TASK ITEM: Every line of the data needs to be returned exactly.

[Recorded data]
--------
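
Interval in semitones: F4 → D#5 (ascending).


Let's work it out.
Absolute semitone position = octave×12 + chromatic position
F4: 4×12 + 5 = 53
D#5: 5×12 + 3 = 63
Difference = 63 - 53 = 10
= 10 semitones


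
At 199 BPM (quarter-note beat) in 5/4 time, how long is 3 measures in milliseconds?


Solution.
Quarter-note beat duration = 60000 / 199 ms
Beats per measure (5/4) = 5
One measure = 5 × 60000 / 199 = 300000 / 199 ms
3 measures = 3 × 300000 / 199 = 900000 / 199
= 4522.6 ms


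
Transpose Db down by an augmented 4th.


Reasoning:
augmented 4th: 4 letter names, 6 semitones
Letter: D - 3 → A
Pitch: Db - 6 semitones, spelled as an A → Abb
= Abb


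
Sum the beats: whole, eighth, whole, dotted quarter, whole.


Beat values:
  whole = 4 beats
  eighth = 0.5 beats
  whole = 4 beats
  dotted quarter = 1.5 beats
  whole = 4 beats
Sum = 4 + 0.5 + 4 + 1.5 + 4
= 14 beats


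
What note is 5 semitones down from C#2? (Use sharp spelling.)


Step by step:
C#2: chromatic position 1 in octave 2 → absolute = 2×12 + 1 = 25
Transpose down 5: 25 - 5 = 20
20 = 1×12 + 8 → G# in octave 1
Result = G#1


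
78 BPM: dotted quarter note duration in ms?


Step by step:
One quarter-note beat = 60000 / BPM = 60000 / 78 ms
Dotted quarter note = 3/2 × quarter note
Duration = 3/2 × 60000 / 78 = 90000 / 78
= 1153.8 ms


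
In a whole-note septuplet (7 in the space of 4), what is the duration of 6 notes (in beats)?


Working:
Septuplet: 7 notes occupy the space of 4 whole notes
Space = 4 × 4 = 16 beats
Each septuplet note = 16 / 7 = 16/7 beats
6 notes = 6 × 16/7 = 96/7
= 96/7 beats


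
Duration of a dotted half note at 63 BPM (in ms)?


One quarter-note beat = 60000 / BPM = 60000 / 63 ms
Dotted half note = 3 × quarter note
Duration = 3 × 60000 / 63 = 180000 / 63
= 2857.1 ms


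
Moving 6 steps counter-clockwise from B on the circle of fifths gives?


Reasoning:
Each counter-clockwise step moves down a perfect 5th (= up a perfect 4th)
From B: B → E → A → D → G → C → F
= F


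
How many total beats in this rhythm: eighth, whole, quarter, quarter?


Step by step:
Beat values:
  eighth = 0.5 beats
  whole = 4 beats
  quarter = 1 beat
  quarter = 1 beat
Sum = 0.5 + 4 + 1 + 1
= 6.5 beats


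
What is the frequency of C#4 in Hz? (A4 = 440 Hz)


Solution.
f = 440 × 2^(n/12) where n = semitones from A4
C#4: -8 semitones from A4
f = 440 × 2^(-8/12)
f = 277.18 Hz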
--------
THE COMPLETED TASK:
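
Interval in semitones: F4 → D#5 (ascending).


Let's work it out.
Absolute semitone position = octave×12 + chromatic position
F4: 4×12 + 5 = 53
D#5: 5×12 + 3 = 63
Difference = 63 - 53 = 10
= 10 semitones


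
At 199 BPM (quarter-note beat) in 5/4 time, how long is 3 measures in milliseconds?


Solution.
Quarter-note beat duration = 60000 / 199 ms
Beats per measure (5/4) = 5
One measure = 5 × 60000 / 199 = 300000 / 199 ms
3 measures = 3 × 300000 / 199 = 900000 / 199
= 4522.6 ms


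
Transpose Db down by an augmented 4th.


Reasoning:
augmented 4th: 4 letter names, 6 semitones
Letter: D - 3 → A
Pitch: Db - 6 semitones, spelled as an A → Abb
= Abb


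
Sum the beats: whole, eighth, whole, dotted quarter, whole.


Beat values:
  whole = 4 beats
  eighth = 0.5 beats
  whole = 4 beats
  dotted quarter = 1.5 beats
  whole = 4 beats
Sum = 4 + 0.5 + 4 + 1.5 + 4
= 14 beats


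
What note is 5 semitones down from C#2? (Use sharp spelling.)


Step by step:
C#2: chromatic position 1 in octave 2 → absolute = 2×12 + 1 = 25
Transpose down 5: 25 - 5 = 20
20 = 1×12 + 8 → G# in octave 1
Result = G#1


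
78 BPM: dotted quarter note duration in ms?


Step by step:
One quarter-note beat = 60000 / BPM = 60000 / 78 ms
Dotted quarter note = 3/2 × quarter note
Duration = 3/2 × 60000 / 78 = 90000 / 78
= 1153.8 ms


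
In a whole-note septuplet (7 in the space of 4), what is the duration of 6 notes (in beats)?


Working:
Septuplet: 7 notes occupy the space of 4 whole notes
Space = 4 × 4 = 16 beats
Each septuplet note = 16 / 7 = 16/7 beats
6 notes = 6 × 16/7 = 96/7
= 96/7 beats


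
Duration of a dotted half note at 63 BPM (in ms)?


One quarter-note beat = 60000 / BPM = 60000 / 63 ms
Dotted half note = 3 × quarter note
Duration = 3 × 60000 / 63 = 180000 / 63
= 2857.1 ms


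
Moving 6 steps counter-clockwise from B on the circle of fifths gives?


Reasoning:
Each counter-clockwise step moves down a perfect 5th (= up a perfect 4th)
From B: B → E → A → D → G → C → F
= F


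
How many total beats in this rhythm: eighth, whole, quarter, quarter?


Step by step:
Beat values:
  eighth = 0.5 beats
  whole = 4 beats
  quarter = 1 beat
  quarter = 1 beat
Sum = 0.5 + 4 + 1 + 1
= 6.5 beats


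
What is the frequency of C#4 in Hz? (A4 = 440 Hz)


Solution.
f = 440 × 2^(n/12) where n = semitones from A4
C#4: -8 semitones from A4
f = 440 × 2^(-8/12)
f = 277.18 Hz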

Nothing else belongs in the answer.